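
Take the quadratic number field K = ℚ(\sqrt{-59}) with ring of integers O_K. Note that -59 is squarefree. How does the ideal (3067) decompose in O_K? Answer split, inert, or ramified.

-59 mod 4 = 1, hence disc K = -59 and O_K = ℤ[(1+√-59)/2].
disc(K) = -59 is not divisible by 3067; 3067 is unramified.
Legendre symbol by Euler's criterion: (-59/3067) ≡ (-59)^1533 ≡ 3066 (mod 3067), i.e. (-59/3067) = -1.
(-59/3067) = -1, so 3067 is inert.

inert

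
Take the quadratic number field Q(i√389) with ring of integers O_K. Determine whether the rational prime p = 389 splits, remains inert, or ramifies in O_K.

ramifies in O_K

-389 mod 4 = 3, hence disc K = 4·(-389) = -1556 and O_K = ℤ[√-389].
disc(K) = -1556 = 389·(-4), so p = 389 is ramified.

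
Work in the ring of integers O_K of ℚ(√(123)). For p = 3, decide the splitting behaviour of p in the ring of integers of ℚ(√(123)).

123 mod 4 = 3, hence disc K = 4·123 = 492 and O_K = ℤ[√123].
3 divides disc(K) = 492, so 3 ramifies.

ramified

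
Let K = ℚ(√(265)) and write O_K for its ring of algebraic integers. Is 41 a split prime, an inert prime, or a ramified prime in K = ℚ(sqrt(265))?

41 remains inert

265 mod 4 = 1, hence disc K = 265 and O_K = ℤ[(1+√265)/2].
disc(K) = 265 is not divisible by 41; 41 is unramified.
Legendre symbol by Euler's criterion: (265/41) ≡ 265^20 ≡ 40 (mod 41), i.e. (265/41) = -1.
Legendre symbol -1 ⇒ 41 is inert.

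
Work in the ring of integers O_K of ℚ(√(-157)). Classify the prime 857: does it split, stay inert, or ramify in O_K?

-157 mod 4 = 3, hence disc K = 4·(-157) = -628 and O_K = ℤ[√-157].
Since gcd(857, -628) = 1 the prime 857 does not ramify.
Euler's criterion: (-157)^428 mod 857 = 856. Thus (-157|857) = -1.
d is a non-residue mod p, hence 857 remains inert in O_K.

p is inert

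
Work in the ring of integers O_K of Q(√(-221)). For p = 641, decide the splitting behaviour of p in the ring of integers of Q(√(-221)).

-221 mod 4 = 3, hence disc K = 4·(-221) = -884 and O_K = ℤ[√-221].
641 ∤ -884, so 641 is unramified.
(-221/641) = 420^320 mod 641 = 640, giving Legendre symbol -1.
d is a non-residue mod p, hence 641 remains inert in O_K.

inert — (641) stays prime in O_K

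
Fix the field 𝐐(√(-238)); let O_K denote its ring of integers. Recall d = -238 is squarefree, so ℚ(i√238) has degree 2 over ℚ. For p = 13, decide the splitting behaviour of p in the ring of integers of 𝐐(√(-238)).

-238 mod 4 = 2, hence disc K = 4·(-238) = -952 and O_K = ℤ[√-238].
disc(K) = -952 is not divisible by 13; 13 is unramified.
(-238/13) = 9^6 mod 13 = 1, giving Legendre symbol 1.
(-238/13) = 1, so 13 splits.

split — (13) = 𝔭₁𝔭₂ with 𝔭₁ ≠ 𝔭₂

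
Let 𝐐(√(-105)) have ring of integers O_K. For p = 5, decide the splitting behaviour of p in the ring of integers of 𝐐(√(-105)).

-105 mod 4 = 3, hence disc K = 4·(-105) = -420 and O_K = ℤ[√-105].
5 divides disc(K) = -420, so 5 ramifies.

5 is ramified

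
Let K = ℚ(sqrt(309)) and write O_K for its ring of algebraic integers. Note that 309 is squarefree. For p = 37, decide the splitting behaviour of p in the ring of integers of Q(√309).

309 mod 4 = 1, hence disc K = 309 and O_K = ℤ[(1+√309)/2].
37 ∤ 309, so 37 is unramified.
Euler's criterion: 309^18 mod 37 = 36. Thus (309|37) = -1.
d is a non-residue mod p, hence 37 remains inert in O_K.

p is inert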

⁂

A faithful retyping of every entry above is the task.

**Task answer:**
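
Take the quadratic number field K = ℚ(\sqrt{-59}) with ring of integers O_K. Note that -59 is squarefree. How does the ideal (3067) decompose in O_K? Answer split, inert, or ramified.

-59 mod 4 = 1, hence disc K = -59 and O_K = ℤ[(1+√-59)/2].
disc(K) = -59 is not divisible by 3067; 3067 is unramified.
Legendre symbol by Euler's criterion: (-59/3067) ≡ (-59)^1533 ≡ 3066 (mod 3067), i.e. (-59/3067) = -1.
(-59/3067) = -1, so 3067 is inert.

inert

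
Take the quadratic number field Q(i√389) with ring of integers O_K. Determine whether the rational prime p = 389 splits, remains inert, or ramifies in O_K.

ramifies in O_K

-389 mod 4 = 3, hence disc K = 4·(-389) = -1556 and O_K = ℤ[√-389].
disc(K) = -1556 = 389·(-4), so p = 389 is ramified.

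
Work in the ring of integers O_K of ℚ(√(123)). For p = 3, decide the splitting behaviour of p in the ring of integers of ℚ(√(123)).

123 mod 4 = 3, hence disc K = 4·123 = 492 and O_K = ℤ[√123].
3 divides disc(K) = 492, so 3 ramifies.

ramified

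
Let K = ℚ(√(265)) and write O_K for its ring of algebraic integers. Is 41 a split prime, an inert prime, or a ramified prime in K = ℚ(sqrt(265))?

41 remains inert

265 mod 4 = 1, hence disc K = 265 and O_K = ℤ[(1+√265)/2].
disc(K) = 265 is not divisible by 41; 41 is unramified.
Legendre symbol by Euler's criterion: (265/41) ≡ 265^20 ≡ 40 (mod 41), i.e. (265/41) = -1.
Legendre symbol -1 ⇒ 41 is inert.

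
Work in the ring of integers O_K of ℚ(√(-157)). Classify the prime 857: does it split, stay inert, or ramify in O_K?

-157 mod 4 = 3, hence disc K = 4·(-157) = -628 and O_K = ℤ[√-157].
Since gcd(857, -628) = 1 the prime 857 does not ramify.
Euler's criterion: (-157)^428 mod 857 = 856. Thus (-157|857) = -1.
d is a non-residue mod p, hence 857 remains inert in O_K.

p is inert

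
Work in the ring of integers O_K of Q(√(-221)). For p = 641, decide the splitting behaviour of p in the ring of integers of Q(√(-221)).

-221 mod 4 = 3, hence disc K = 4·(-221) = -884 and O_K = ℤ[√-221].
641 ∤ -884, so 641 is unramified.
(-221/641) = 420^320 mod 641 = 640, giving Legendre symbol -1.
d is a non-residue mod p, hence 641 remains inert in O_K.

inert — (641) stays prime in O_K

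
Fix the field 𝐐(√(-238)); let O_K denote its ring of integers. Recall d = -238 is squarefree, so ℚ(i√238) has degree 2 over ℚ. For p = 13, decide the splitting behaviour of p in the ring of integers of 𝐐(√(-238)).

-238 mod 4 = 2, hence disc K = 4·(-238) = -952 and O_K = ℤ[√-238].
disc(K) = -952 is not divisible by 13; 13 is unramified.
(-238/13) = 9^6 mod 13 = 1, giving Legendre symbol 1.
(-238/13) = 1, so 13 splits.

split — (13) = 𝔭₁𝔭₂ with 𝔭₁ ≠ 𝔭₂

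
Let 𝐐(√(-105)) have ring of integers O_K. For p = 5, decide the splitting behaviour of p in the ring of integers of 𝐐(√(-105)).

-105 mod 4 = 3, hence disc K = 4·(-105) = -420 and O_K = ℤ[√-105].
5 divides disc(K) = -420, so 5 ramifies.

5 is ramified

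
Let K = ℚ(sqrt(309)) and write O_K for its ring of algebraic integers. Note that 309 is squarefree. For p = 37, decide the splitting behaviour of p in the ring of integers of Q(√309).

309 mod 4 = 1, hence disc K = 309 and O_K = ℤ[(1+√309)/2].
37 ∤ 309, so 37 is unramified.
Euler's criterion: 309^18 mod 37 = 36. Thus (309|37) = -1.
d is a non-residue mod p, hence 37 remains inert in O_K.

p is inert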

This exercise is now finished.